*** Begin section ***

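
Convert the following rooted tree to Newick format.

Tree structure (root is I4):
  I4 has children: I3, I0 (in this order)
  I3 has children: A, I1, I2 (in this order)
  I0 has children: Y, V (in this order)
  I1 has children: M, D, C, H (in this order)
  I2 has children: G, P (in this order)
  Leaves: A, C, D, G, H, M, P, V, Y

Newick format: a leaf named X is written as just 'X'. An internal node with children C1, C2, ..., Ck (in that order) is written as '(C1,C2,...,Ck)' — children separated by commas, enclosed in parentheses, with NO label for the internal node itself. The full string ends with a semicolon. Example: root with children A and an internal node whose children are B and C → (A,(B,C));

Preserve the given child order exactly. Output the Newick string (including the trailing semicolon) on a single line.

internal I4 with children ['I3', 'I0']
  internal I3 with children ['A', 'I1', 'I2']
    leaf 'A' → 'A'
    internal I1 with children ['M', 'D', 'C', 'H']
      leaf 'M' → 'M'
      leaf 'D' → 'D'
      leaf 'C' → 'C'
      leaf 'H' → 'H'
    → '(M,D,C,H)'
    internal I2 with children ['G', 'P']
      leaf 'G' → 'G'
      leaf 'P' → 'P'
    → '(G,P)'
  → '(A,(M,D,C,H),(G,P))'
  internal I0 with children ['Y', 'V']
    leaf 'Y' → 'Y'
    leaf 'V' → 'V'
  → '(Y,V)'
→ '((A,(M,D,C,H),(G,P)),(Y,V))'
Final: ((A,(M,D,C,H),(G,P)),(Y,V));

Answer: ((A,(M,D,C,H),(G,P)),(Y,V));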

*** End section ***
*** Begin section ***

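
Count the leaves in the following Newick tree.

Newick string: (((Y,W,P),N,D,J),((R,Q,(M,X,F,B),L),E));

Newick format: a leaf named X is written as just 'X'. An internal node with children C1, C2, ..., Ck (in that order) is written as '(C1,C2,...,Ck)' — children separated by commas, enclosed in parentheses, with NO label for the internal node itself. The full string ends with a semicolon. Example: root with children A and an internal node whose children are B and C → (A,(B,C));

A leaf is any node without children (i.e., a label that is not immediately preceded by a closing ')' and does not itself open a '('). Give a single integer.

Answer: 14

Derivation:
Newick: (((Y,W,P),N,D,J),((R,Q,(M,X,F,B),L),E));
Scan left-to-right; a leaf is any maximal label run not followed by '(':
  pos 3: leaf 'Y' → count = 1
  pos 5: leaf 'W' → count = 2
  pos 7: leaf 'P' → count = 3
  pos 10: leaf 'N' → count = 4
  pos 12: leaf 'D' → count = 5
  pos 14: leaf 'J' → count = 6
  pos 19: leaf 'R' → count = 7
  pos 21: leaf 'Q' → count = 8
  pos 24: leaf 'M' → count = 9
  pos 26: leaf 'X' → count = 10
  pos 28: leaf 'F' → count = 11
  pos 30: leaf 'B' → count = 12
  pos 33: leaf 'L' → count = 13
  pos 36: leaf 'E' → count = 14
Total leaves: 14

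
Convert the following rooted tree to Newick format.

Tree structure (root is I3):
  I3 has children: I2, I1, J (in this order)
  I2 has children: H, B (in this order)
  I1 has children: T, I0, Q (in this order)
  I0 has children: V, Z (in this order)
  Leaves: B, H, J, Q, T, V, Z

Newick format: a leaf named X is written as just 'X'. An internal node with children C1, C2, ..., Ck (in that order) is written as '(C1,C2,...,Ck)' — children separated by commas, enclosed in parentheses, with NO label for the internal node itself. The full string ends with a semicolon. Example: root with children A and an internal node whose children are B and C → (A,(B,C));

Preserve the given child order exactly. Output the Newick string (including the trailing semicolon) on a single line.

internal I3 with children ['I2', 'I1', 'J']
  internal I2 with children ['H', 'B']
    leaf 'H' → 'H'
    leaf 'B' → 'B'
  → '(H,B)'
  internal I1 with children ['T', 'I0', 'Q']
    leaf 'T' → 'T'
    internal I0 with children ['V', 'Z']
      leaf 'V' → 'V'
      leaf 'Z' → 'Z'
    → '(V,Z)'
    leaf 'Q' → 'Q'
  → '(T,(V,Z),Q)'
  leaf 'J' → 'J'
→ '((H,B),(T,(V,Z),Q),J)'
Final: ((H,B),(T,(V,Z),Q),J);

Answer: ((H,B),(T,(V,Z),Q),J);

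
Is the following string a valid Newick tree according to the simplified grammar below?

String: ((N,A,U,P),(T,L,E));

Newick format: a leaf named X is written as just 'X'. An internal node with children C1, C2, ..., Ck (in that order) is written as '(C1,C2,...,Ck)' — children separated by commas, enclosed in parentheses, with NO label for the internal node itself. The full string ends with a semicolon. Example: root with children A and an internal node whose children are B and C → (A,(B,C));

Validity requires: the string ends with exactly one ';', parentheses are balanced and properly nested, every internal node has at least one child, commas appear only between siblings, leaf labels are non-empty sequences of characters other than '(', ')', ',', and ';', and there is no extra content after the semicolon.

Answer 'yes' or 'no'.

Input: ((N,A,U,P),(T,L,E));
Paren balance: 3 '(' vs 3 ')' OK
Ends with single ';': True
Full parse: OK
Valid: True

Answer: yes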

*** End section ***

### The problem
From the records above, return each line where "this" occurs.

### Expected output
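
  I4 has children: I3, I0 (in this order)
  I3 has children: A, I1, I2 (in this order)
  I0 has children: Y, V (in this order)
  I1 has children: M, D, C, H (in this order)
  I2 has children: G, P (in this order)
  I3 has children: I2, I1, J (in this order)
  I2 has children: H, B (in this order)
  I1 has children: T, I0, Q (in this order)
  I0 has children: V, Z (in this order)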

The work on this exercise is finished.